■ What is being asked
Looking at the entries below, how many lines include the word "approx"? Answer with the number alone.

■ The data
=-=-=

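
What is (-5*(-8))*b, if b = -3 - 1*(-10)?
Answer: 280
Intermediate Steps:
b = 7 (b = -3 + 10 = 7)
(-5*(-8))*b = -5*(-8)*7 = 40*7 = 280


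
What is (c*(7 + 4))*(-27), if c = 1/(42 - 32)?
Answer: -297/10 ≈ -29.700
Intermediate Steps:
c = ⅒ (c = 1/10 = ⅒ ≈ 0.10000)
(c*(7 + 4))*(-27) = ((7 + 4)/10)*(-27) = ((⅒)*11)*(-27) = (11/10)*(-27) = -297/10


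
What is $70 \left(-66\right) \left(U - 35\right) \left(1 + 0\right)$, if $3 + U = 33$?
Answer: $23100$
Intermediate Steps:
$U = 30$ ($U = -3 + 33 = 30$)
$70 \left(-66\right) \left(U - 35\right) \left(1 + 0\right) = 70 \left(-66\right) \left(30 - 35\right) \left(1 + 0\right) = - 4620 \left(30 - 35\right) 1 = - 4620 \left(\left(-5\right) 1\right) = \left(-4620\right) \left(-5\right) = 23100$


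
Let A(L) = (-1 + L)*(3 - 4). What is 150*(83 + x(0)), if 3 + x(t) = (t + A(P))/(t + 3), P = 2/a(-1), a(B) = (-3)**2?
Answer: 108350/9 ≈ 12039.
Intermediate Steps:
a(B) = 9
P = 2/9 ≈ 0.22222
A(L) = 1 - L (A(L) = (-1 + L)*(-1) = 1 - L)
x(t) = -3 + (7/9 + t)/(3 + t) (x(t) = -3 + (t + (1 - 1*2/9))/(t + 3) = -3 + (t + (1 - 2/9))/(3 + t) = -3 + (t + 7/9)/(3 + t) = -3 + (7/9 + t)/(3 + t))
150*(83 + x(0)) = 150*(83 + 2*(-37 - 9*0)/(9*(3 + 0))) = 150*(83 + (2/9)*(-37 + 0)/3) = 150*(83 + (2/9)*(1/3)*(-37)) = 150*(83 - 74/27) = 150*(2167/27) = 108350/9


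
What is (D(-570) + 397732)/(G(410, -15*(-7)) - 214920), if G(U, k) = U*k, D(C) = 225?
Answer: -397957/171870 ≈ -2.3155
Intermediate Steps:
(D(-570) + 397732)/(G(410, -15*(-7)) - 214920) = (225 + 397732)/(410*(-15*(-7)) - 214920) = 397957/(410*105 - 214920) = 397957/(43050 - 214920) = 397957/(-171870) = 397957*(-1/171870) = -397957/171870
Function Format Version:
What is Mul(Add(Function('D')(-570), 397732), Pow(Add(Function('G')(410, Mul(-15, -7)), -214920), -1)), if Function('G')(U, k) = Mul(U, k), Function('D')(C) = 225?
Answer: Rational(-397957, 171870) ≈ -2.3155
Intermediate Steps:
Mul(Add(Function('D')(-570), 397732), Pow(Add(Function('G')(410, Mul(-15, -7)), -214920), -1)) = Mul(Add(225, 397732), Pow(Add(Mul(410, Mul(-15, -7)), -214920), -1)) = Mul(397957, Pow(Add(Mul(410, 105), -214920), -1)) = Mul(397957, Pow(Add(43050, -214920), -1)) = Mul(397957, Pow(-171870, -1)) = Mul(397957, Rational(-1, 171870)) = Rational(-397957, 171870)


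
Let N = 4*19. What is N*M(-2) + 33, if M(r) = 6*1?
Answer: 489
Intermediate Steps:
N = 76
M(r) = 6
N*M(-2) + 33 = 76*6 + 33 = 456 + 33 = 489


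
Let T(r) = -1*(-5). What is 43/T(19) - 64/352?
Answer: 463/55 ≈ 8.4182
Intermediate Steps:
T(r) = 5
43/T(19) - 64/352 = 43/5 - 64/352 = 43*(⅕) - 64*1/352 = 43/5 - 2/11 = 463/55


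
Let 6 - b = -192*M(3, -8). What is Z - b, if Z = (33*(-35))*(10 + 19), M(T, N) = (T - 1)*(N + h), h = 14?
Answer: -35805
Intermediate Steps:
M(T, N) = (-1 + T)*(14 + N) (M(T, N) = (T - 1)*(N + 14) = (-1 + T)*(14 + N))
b = 2310 (b = 6 - (-192)*(-14 - 1*(-8) + 14*3 - 8*3) = 6 - (-192)*(-14 + 8 + 42 - 24) = 6 - (-192)*12 = 6 - 1*(-2304) = 6 + 2304 = 2310)
Z = -33495 (Z = -1155*29 = -33495)
Z - b = -33495 - 1*2310 = -33495 - 2310 = -35805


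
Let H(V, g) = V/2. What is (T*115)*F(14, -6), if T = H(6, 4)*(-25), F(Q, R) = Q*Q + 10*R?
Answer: -1173000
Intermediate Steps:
H(V, g) = V/2 (H(V, g) = V*(1/2) = V/2)
F(Q, R) = Q**2 + 10*R
T = -75 (T = ((1/2)*6)*(-25) = 3*(-25) = -75)
(T*115)*F(14, -6) = (-75*115)*(14**2 + 10*(-6)) = -8625*(196 - 60) = -8625*136 = -1173000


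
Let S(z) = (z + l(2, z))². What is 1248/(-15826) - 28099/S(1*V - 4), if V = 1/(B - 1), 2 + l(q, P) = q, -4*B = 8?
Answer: -2001231939/1337297 ≈ -1496.5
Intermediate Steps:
B = -2 (B = -¼*8 = -2)
l(q, P) = -2 + q
V = -⅓ (V = 1/(-2 - 1) = 1/(-3) = -⅓ ≈ -0.33333)
S(z) = z² (S(z) = (z + (-2 + 2))² = (z + 0)² = z²)
1248/(-15826) - 28099/S(1*V - 4) = 1248/(-15826) - 28099/(1*(-⅓) - 4)² = 1248*(-1/15826) - 28099/(-⅓ - 4)² = -624/7913 - 28099/((-13/3)²) = -624/7913 - 28099/169/9 = -624/7913 - 28099*9/169 = -624/7913 - 252891/169 = -2001231939/1337297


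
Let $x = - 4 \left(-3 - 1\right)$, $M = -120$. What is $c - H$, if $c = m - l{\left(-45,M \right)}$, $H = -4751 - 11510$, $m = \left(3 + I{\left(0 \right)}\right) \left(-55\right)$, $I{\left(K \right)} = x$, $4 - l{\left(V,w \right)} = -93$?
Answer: $15119$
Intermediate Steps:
$x = 16$ ($x = \left(-4\right) \left(-4\right) = 16$)
$l{\left(V,w \right)} = 97$ ($l{\left(V,w \right)} = 4 - -93 = 4 + 93 = 97$)
$I{\left(K \right)} = 16$
$m = -1045$ ($m = \left(3 + 16\right) \left(-55\right) = 19 \left(-55\right) = -1045$)
$H = -16261$
$c = -1142$ ($c = -1045 - 97 = -1142$)
$c - H = -1142 - -16261 = -1142 + 16261 = 15119$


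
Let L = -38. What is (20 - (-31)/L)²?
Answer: 531441/1444 ≈ 368.03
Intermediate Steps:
(20 - (-31)/L)² = (20 - (-31)/(-38))² = (20 - (-31)*(-1)/38)² = (20 - 1*31/38)² = (20 - 31/38)² = (729/38)² = 531441/1444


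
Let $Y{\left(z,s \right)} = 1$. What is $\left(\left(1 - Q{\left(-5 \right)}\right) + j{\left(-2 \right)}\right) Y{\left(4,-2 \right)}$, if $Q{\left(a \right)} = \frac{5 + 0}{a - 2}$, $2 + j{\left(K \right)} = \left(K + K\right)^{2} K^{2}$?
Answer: $\frac{446}{7} \approx 63.714$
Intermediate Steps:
$j{\left(K \right)} = -2 + 4 K^{4}$ ($j{\left(K \right)} = -2 + \left(K + K\right)^{2} K^{2} = -2 + \left(2 K\right)^{2} K^{2} = -2 + 4 K^{2} K^{2} = -2 + 4 K^{4}$)
$Q{\left(a \right)} = \frac{5}{-2 + a}$
$\left(\left(1 - Q{\left(-5 \right)}\right) + j{\left(-2 \right)}\right) Y{\left(4,-2 \right)} = \left(\left(1 - \frac{5}{-2 - 5}\right) - \left(2 - 4 \left(-2\right)^{4}\right)\right) 1 = \left(\left(1 - \frac{5}{-7}\right) + \left(-2 + 4 \cdot 16\right)\right) 1 = \left(\left(1 - 5 \left(- \frac{1}{7}\right)\right) + \left(-2 + 64\right)\right) 1 = \left(\left(1 - - \frac{5}{7}\right) + 62\right) 1 = \left(\left(1 + \frac{5}{7}\right) + 62\right) 1 = \left(\frac{12}{7} + 62\right) 1 = \frac{446}{7} \cdot 1 = \frac{446}{7}$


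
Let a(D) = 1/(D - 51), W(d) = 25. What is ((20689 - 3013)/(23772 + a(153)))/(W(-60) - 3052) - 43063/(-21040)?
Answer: 21068780075411/10295156902640 ≈ 2.0465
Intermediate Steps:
a(D) = 1/(-51 + D)
((20689 - 3013)/(23772 + a(153)))/(W(-60) - 3052) - 43063/(-21040) = ((20689 - 3013)/(23772 + 1/(-51 + 153)))/(25 - 3052) - 43063/(-21040) = (17676/(23772 + 1/102))/(-3027) - 43063*(-1/21040) = (17676/(23772 + 1/102))*(-1/3027) + 43063/21040 = (17676/(2424745/102))*(-1/3027) + 43063/21040 = (17676*(102/2424745))*(-1/3027) + 43063/21040 = (1802952/2424745)*(-1/3027) + 43063/21040 = -600984/2446567705 + 43063/21040 = 21068780075411/10295156902640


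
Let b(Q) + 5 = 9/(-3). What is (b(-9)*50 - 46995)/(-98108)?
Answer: 47395/98108 ≈ 0.48309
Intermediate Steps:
b(Q) = -8 (b(Q) = -5 + 9/(-3) = -5 + 9*(-⅓) = -5 - 3 = -8)
(b(-9)*50 - 46995)/(-98108) = (-8*50 - 46995)/(-98108) = (-400 - 46995)*(-1/98108) = -47395*(-1/98108) = 47395/98108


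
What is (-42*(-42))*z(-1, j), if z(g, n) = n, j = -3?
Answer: -5292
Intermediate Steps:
(-42*(-42))*z(-1, j) = -42*(-42)*(-3) = 1764*(-3) = -5292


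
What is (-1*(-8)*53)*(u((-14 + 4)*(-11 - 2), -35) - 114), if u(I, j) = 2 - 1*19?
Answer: -55544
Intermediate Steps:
u(I, j) = -17 (u(I, j) = 2 - 19 = -17)
(-1*(-8)*53)*(u((-14 + 4)*(-11 - 2), -35) - 114) = (-1*(-8)*53)*(-17 - 114) = (8*53)*(-131) = 424*(-131) = -55544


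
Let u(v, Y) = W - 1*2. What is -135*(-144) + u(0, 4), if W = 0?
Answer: 19438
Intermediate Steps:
u(v, Y) = -2 (u(v, Y) = 0 - 1*2 = 0 - 2 = -2)
-135*(-144) + u(0, 4) = -135*(-144) - 2 = 19440 - 2 = 19438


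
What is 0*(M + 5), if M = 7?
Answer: 0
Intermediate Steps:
0*(M + 5) = 0*(7 + 5) = 0*12 = 0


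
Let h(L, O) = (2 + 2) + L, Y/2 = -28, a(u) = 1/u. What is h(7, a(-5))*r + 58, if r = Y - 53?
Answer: -1141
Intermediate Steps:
Y = -56 (Y = 2*(-28) = -56)
h(L, O) = 4 + L
r = -109 (r = -56 - 53 = -109)
h(7, a(-5))*r + 58 = (4 + 7)*(-109) + 58 = 11*(-109) + 58 = -1199 + 58 = -1141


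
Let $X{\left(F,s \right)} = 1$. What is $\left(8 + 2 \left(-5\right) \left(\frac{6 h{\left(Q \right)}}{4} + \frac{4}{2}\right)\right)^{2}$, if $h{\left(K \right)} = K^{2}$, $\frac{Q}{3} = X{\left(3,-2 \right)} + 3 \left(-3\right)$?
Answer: $74857104$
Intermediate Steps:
$Q = -24$ ($Q = 3 \left(1 + 3 \left(-3\right)\right) = 3 \left(1 - 9\right) = 3 \left(-8\right) = -24$)
$\left(8 + 2 \left(-5\right) \left(\frac{6 h{\left(Q \right)}}{4} + \frac{4}{2}\right)\right)^{2} = \left(8 + 2 \left(-5\right) \left(\frac{6 \left(-24\right)^{2}}{4} + \frac{4}{2}\right)\right)^{2} = \left(8 - 10 \left(6 \cdot 576 \cdot \frac{1}{4} + 4 \cdot \frac{1}{2}\right)\right)^{2} = \left(8 - 10 \left(3456 \cdot \frac{1}{4} + 2\right)\right)^{2} = \left(8 - 10 \left(864 + 2\right)\right)^{2} = \left(8 - 8660\right)^{2} = \left(-8652\right)^{2} = 74857104$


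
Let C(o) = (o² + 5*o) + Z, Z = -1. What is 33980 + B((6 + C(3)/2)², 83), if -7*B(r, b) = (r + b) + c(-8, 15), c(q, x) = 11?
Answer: 949839/28 ≈ 33923.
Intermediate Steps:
C(o) = -1 + o² + 5*o (C(o) = (o² + 5*o) - 1 = -1 + o² + 5*o)
B(r, b) = -11/7 - b/7 - r/7 (B(r, b) = -((r + b) + 11)/7 = -((b + r) + 11)/7 = -(11 + b + r)/7 = -11/7 - b/7 - r/7)
33980 + B((6 + C(3)/2)², 83) = 33980 + (-11/7 - ⅐*83 - (6 + (-1 + 3² + 5*3)/2)²/7) = 33980 + (-11/7 - 83/7 - (6 + (-1 + 9 + 15)*(½))²/7) = 33980 + (-11/7 - 83/7 - (6 + 23*(½))²/7) = 33980 + (-11/7 - 83/7 - (6 + 23/2)²/7) = 33980 + (-11/7 - 83/7 - (35/2)²/7) = 33980 + (-11/7 - 83/7 - ⅐*1225/4) = 33980 + (-11/7 - 83/7 - 175/4) = 33980 - 1601/28 = 949839/28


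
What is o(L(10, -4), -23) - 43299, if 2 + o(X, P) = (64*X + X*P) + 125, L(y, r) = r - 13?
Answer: -43873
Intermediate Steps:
L(y, r) = -13 + r
o(X, P) = 123 + 64*X + P*X (o(X, P) = -2 + ((64*X + X*P) + 125) = -2 + ((64*X + P*X) + 125) = -2 + (125 + 64*X + P*X) = 123 + 64*X + P*X)
o(L(10, -4), -23) - 43299 = (123 + 64*(-13 - 4) - 23*(-13 - 4)) - 43299 = (123 + 64*(-17) - 23*(-17)) - 43299 = (123 - 1088 + 391) - 43299 = -574 - 43299 = -43873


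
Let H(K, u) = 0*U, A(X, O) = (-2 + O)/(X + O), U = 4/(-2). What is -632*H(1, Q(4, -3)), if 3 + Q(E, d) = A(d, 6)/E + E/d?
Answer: 0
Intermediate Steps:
U = -2 (U = 4*(-½) = -2)
A(X, O) = (-2 + O)/(O + X)
Q(E, d) = -3 + E/d + 4/(E*(6 + d)) (Q(E, d) = -3 + (((-2 + 6)/(6 + d))/E + E/d) = -3 + ((4/(6 + d))/E + E/d) = -3 + (4/(E*(6 + d)) + E/d) = -3 + (E/d + 4/(E*(6 + d))) = -3 + E/d + 4/(E*(6 + d)))
H(K, u) = 0 (H(K, u) = 0*(-2) = 0)
-632*H(1, Q(4, -3)) = -632*0 = 0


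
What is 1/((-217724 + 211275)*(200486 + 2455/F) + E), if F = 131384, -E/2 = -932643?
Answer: -131384/169625815868647 ≈ -7.7455e-10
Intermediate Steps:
E = 1865286 (E = -2*(-932643) = 1865286)
1/((-217724 + 211275)*(200486 + 2455/F) + E) = 1/((-217724 + 211275)*(200486 + 2455/131384) + 1865286) = 1/(-6449*(200486 + 2455*(1/131384)) + 1865286) = 1/(-6449*(200486 + 2455/131384) + 1865286) = 1/(-6449*26340655079/131384 + 1865286) = 1/(-169870884604471/131384 + 1865286) = 1/(-169625815868647/131384) = -131384/169625815868647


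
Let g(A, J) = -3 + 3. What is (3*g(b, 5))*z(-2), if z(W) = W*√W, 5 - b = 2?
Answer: 0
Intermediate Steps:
b = 3 (b = 5 - 1*2 = 5 - 2 = 3)
g(A, J) = 0
z(W) = W^(3/2)
(3*g(b, 5))*z(-2) = (3*0)*(-2)^(3/2) = 0*(-2*I*√2) = 0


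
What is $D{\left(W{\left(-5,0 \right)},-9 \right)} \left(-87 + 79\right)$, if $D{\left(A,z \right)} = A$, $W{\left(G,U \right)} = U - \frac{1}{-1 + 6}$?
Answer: $\frac{8}{5} \approx 1.6$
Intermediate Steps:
$W{\left(G,U \right)} = - \frac{1}{5} + U$ ($W{\left(G,U \right)} = U - \frac{1}{5} = - \frac{1}{5} + U$)
$D{\left(W{\left(-5,0 \right)},-9 \right)} \left(-87 + 79\right) = \left(- \frac{1}{5} + 0\right) \left(-87 + 79\right) = \left(- \frac{1}{5}\right) \left(-8\right) = \frac{8}{5}$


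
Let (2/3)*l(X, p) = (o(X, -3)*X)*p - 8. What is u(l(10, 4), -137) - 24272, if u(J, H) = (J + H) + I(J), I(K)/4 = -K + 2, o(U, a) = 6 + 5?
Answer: -26345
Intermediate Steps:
o(U, a) = 11
I(K) = 8 - 4*K (I(K) = 4*(-K + 2) = 4*(2 - K) = 8 - 4*K)
l(X, p) = -12 + 33*X*p/2 (l(X, p) = 3*((11*X)*p - 8)/2 = 3*(11*X*p - 8)/2 = 3*(-8 + 11*X*p)/2 = -12 + 33*X*p/2)
u(J, H) = 8 + H - 3*J (u(J, H) = (J + H) + (8 - 4*J) = (H + J) + (8 - 4*J) = 8 + H - 3*J)
u(l(10, 4), -137) - 24272 = (8 - 137 - 3*(-12 + (33/2)*10*4)) - 24272 = (8 - 137 - 3*(-12 + 660)) - 24272 = (8 - 137 - 3*648) - 24272 = (8 - 137 - 1944) - 24272 = -2073 - 24272 = -26345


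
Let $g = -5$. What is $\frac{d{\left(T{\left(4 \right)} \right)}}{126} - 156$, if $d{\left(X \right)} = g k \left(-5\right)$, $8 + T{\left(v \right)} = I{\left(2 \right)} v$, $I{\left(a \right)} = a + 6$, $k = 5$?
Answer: $- \frac{19531}{126} \approx -155.01$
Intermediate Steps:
$I{\left(a \right)} = 6 + a$
$T{\left(v \right)} = -8 + 8 v$ ($T{\left(v \right)} = -8 + \left(6 + 2\right) v = -8 + 8 v$)
$d{\left(X \right)} = 125$ ($d{\left(X \right)} = \left(-5\right) 5 \left(-5\right) = \left(-25\right) \left(-5\right) = 125$)
$\frac{d{\left(T{\left(4 \right)} \right)}}{126} - 156 = \frac{125}{126} - 156 = - \frac{19531}{126}$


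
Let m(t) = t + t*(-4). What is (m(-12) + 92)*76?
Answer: 9728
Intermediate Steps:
m(t) = -3*t (m(t) = t - 4*t = -3*t)
(m(-12) + 92)*76 = (-3*(-12) + 92)*76 = (36 + 92)*76 = 128*76 = 9728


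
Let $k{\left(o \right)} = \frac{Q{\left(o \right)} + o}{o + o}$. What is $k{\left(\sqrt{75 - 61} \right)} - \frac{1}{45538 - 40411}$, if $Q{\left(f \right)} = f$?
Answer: $\frac{5126}{5127} \approx 0.9998$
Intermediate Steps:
$k{\left(o \right)} = 1$ ($k{\left(o \right)} = \frac{o + o}{o + o} = \frac{2 o}{2 o} = 2 o \frac{1}{2 o} = 1$)
$k{\left(\sqrt{75 - 61} \right)} - \frac{1}{45538 - 40411} = 1 - \frac{1}{45538 - 40411} = 1 - \frac{1}{5127} = \frac{5126}{5127}$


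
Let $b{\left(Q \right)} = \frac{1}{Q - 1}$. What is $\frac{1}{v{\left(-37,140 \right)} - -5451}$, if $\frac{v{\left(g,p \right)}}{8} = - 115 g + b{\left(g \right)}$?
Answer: $\frac{19}{750325} \approx 2.5322 \cdot 10^{-5}$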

=-=-=

■ Output of the exercise
5